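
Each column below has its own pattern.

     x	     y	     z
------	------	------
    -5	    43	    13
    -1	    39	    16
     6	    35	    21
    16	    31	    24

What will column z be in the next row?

Column z: alternating steps +3, +5, +3, +5, …; 13, 16, 21, 24 → 29.

29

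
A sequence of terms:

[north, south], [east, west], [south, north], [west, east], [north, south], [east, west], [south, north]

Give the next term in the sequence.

For the first direction, repeats north → east → south → west: north, east, south, west, north, east, south → west.
Second direction: south, west, north, east, south, west, north → east (repeats south → west → north → east).
Putting it together: [west, east].

[west, east]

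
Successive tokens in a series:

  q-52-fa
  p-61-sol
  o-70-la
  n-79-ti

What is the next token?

m-88-do

Letter goes q, p, o, n → m (letters move back 1 place in the alphabet).
Second component: 52, 61, 70, 79 → 88 (+9 each step).
Note — runs through the solfège scale do→ti: fa, sol, la, ti → do.
Putting it together: m-88-do.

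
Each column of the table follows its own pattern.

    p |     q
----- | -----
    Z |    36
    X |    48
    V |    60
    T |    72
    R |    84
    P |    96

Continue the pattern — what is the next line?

N  108

Column p: Z, X, V, T, R, P → N (letters move back 2 places in the alphabet).
Column q: +12 each step, so 36, 48, 60, 72, 84, 96 → 108.
Combining the parts gives N  108.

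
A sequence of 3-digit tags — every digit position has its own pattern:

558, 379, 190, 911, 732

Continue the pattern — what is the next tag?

553

First digit: −2 each step, mod 10; 5, 3, 1, 9, 7 → 5.
Second digit goes 5, 7, 9, 1, 3 → 5 (+2 each step, mod 10).
Third digit — +1 each step, mod 10: 8, 9, 0, 1, 2 → 3.
So the next tag is 553.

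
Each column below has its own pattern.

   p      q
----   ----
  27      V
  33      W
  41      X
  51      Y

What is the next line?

Column p goes 27, 33, 41, 51 → 63 (differences are 6, 8, 10, … (increasing by 2 each time)).
For the column q, letters move forward 1 place in the alphabet: V, W, X, Y → Z.
Putting it together: 63  Z.

63  Z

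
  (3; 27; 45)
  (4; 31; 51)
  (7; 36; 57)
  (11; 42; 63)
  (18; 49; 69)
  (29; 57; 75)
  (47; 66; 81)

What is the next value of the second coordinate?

76

Second coordinate: differences are 4, 5, 6, … (increasing by 1 each time); 27, 31, 36, 42, 49, 57, 66 → 76.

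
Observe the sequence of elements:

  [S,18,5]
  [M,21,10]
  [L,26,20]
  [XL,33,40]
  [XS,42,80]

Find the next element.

Size goes S, M, L, XL, XS → S (runs through clothing sizes XS→XL).
Second slot: differences are 3, 5, 7, … (increasing by 2 each time); 18, 21, 26, 33, 42 → 53.
Third slot: ×2 each step; 5, 10, 20, 40, 80 → 160.
So the next element is [S,53,160].

[S,53,160]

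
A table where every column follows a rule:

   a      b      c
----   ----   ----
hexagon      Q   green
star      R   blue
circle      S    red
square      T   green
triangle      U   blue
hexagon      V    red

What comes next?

star  W  green

Column a — repeats hexagon → star → circle → square → triangle: hexagon, star, circle, square, triangle, hexagon → star.
Column b: Q, R, S, T, U, V → W (letters move forward 1 place in the alphabet).
Column c: repeats green → blue → red; green, blue, red, green, blue, red → green.
So the next row is star  W  green.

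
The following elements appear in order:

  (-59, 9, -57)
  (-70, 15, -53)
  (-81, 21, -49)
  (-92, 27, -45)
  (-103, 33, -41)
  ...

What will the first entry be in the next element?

First entry: −11 each step; -59, -70, -81, -92, -103 → -114.

-114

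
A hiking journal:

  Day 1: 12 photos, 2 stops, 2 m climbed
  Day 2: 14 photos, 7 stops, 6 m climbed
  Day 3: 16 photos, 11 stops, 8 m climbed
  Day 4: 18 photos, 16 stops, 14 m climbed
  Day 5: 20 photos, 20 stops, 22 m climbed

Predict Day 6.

22 photos, 25 stops, 36 m climbed

Photos: 12, 14, 16, 18, 20 → 22 (+2 each step).
Stops: alternating steps +5, +4, +5, +4, …, so 2, 7, 11, 16, 20 → 25.
M climbed: 2, 6, 8, 14, 22 → 36 (each term is the sum of the two before it).
Combining the parts gives 22 photos, 25 stops, 36 m climbed.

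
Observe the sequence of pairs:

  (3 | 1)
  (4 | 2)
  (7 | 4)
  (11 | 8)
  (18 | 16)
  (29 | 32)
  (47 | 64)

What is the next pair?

First value: each term is the sum of the two before it; 3, 4, 7, 11, 18, 29, 47 → 76.
For the second value, ×2 each step: 1, 2, 4, 8, 16, 32, 64 → 128.
So the next pair is (76 | 128).

(76 | 128)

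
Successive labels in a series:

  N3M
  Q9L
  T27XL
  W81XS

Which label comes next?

Z243S

Letter: letters move forward 3 places in the alphabet; N, Q, T, W → Z.
Second component — ×3 each step: 3, 9, 27, 81 → 243.
Size: M, L, XL, XS → S (runs through clothing sizes XS→XL).
So the next label is Z243S.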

▶ _YOUR ASSIGNMENT_:
A line qualifies when it holds the word "follows"; report all qualifying lines from the records above.

▶ _OUTPUT FOR THIS TASK_:
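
Each column of the table follows its own pattern.
A table where every column follows a rule: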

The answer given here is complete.